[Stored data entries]
════════════════
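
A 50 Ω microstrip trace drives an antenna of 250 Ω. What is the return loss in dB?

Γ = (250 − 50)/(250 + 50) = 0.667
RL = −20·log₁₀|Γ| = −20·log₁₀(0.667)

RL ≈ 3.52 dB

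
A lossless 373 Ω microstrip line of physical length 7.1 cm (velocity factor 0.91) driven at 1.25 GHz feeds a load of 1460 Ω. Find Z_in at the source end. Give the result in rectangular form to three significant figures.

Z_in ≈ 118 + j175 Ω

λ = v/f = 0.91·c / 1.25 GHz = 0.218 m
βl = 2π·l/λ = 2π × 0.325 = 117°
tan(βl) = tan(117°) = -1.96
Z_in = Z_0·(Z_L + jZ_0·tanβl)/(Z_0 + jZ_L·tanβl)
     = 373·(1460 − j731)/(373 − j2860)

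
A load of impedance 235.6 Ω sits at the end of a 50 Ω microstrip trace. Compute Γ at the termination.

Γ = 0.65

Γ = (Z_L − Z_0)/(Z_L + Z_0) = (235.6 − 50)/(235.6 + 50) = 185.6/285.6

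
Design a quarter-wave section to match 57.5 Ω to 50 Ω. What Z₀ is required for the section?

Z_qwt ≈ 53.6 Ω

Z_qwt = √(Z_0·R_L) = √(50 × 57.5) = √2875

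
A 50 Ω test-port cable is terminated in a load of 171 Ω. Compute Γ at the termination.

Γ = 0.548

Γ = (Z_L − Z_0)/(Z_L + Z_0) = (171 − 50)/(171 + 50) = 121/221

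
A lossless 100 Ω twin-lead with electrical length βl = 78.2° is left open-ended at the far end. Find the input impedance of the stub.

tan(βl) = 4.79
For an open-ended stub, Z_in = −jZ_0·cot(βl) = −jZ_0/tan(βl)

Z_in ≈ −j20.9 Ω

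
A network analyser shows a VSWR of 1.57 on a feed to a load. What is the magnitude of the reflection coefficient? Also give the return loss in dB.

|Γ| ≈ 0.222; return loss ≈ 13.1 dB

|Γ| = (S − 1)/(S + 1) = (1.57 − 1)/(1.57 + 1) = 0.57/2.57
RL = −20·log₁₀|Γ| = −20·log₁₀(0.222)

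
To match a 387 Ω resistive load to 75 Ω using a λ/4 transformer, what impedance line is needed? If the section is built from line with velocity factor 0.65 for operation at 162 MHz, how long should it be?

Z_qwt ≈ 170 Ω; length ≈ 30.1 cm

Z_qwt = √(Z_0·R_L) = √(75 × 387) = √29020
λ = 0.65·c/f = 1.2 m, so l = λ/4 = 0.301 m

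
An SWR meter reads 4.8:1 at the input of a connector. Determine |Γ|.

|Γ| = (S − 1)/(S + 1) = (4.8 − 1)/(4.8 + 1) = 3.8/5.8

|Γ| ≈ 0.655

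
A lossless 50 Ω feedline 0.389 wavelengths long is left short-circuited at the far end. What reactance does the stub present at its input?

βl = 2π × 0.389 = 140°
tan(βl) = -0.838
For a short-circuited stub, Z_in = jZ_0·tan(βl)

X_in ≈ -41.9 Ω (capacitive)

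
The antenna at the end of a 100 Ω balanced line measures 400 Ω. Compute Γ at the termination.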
════════════════
**Task directions**
Every line of the data must appear again in the answer, exactly as written.

**Completed task**
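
A 50 Ω microstrip trace drives an antenna of 250 Ω. What is the return loss in dB?

Γ = (250 − 50)/(250 + 50) = 0.667
RL = −20·log₁₀|Γ| = −20·log₁₀(0.667)

RL ≈ 3.52 dB

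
A lossless 373 Ω microstrip line of physical length 7.1 cm (velocity factor 0.91) driven at 1.25 GHz feeds a load of 1460 Ω. Find Z_in at the source end. Give the result in rectangular form to three significant figures.

Z_in ≈ 118 + j175 Ω

λ = v/f = 0.91·c / 1.25 GHz = 0.218 m
βl = 2π·l/λ = 2π × 0.325 = 117°
tan(βl) = tan(117°) = -1.96
Z_in = Z_0·(Z_L + jZ_0·tanβl)/(Z_0 + jZ_L·tanβl)
     = 373·(1460 − j731)/(373 − j2860)

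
A load of impedance 235.6 Ω sits at the end of a 50 Ω microstrip trace. Compute Γ at the termination.

Γ = 0.65

Γ = (Z_L − Z_0)/(Z_L + Z_0) = (235.6 − 50)/(235.6 + 50) = 185.6/285.6

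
Design a quarter-wave section to match 57.5 Ω to 50 Ω. What Z₀ is required for the section?

Z_qwt ≈ 53.6 Ω

Z_qwt = √(Z_0·R_L) = √(50 × 57.5) = √2875

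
A 50 Ω test-port cable is terminated in a load of 171 Ω. Compute Γ at the termination.

Γ = 0.548

Γ = (Z_L − Z_0)/(Z_L + Z_0) = (171 − 50)/(171 + 50) = 121/221

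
A lossless 100 Ω twin-lead with electrical length βl = 78.2° is left open-ended at the far end. Find the input impedance of the stub.

tan(βl) = 4.79
For an open-ended stub, Z_in = −jZ_0·cot(βl) = −jZ_0/tan(βl)

Z_in ≈ −j20.9 Ω

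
A network analyser shows a VSWR of 1.57 on a feed to a load. What is the magnitude of the reflection coefficient? Also give the return loss in dB.

|Γ| ≈ 0.222; return loss ≈ 13.1 dB

|Γ| = (S − 1)/(S + 1) = (1.57 − 1)/(1.57 + 1) = 0.57/2.57
RL = −20·log₁₀|Γ| = −20·log₁₀(0.222)

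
To match a 387 Ω resistive load to 75 Ω using a λ/4 transformer, what impedance line is needed? If the section is built from line with velocity factor 0.65 for operation at 162 MHz, how long should it be?

Z_qwt ≈ 170 Ω; length ≈ 30.1 cm

Z_qwt = √(Z_0·R_L) = √(75 × 387) = √29020
λ = 0.65·c/f = 1.2 m, so l = λ/4 = 0.301 m

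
An SWR meter reads 4.8:1 at the input of a connector. Determine |Γ|.

|Γ| = (S − 1)/(S + 1) = (4.8 − 1)/(4.8 + 1) = 3.8/5.8

|Γ| ≈ 0.655

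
A lossless 50 Ω feedline 0.389 wavelengths long is left short-circuited at the far end. What reactance does the stub present at its input?

βl = 2π × 0.389 = 140°
tan(βl) = -0.838
For a short-circuited stub, Z_in = jZ_0·tan(βl)

X_in ≈ -41.9 Ω (capacitive)

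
The antenna at the end of a 100 Ω balanced line measures 400 Ω. Compute Γ at the termination.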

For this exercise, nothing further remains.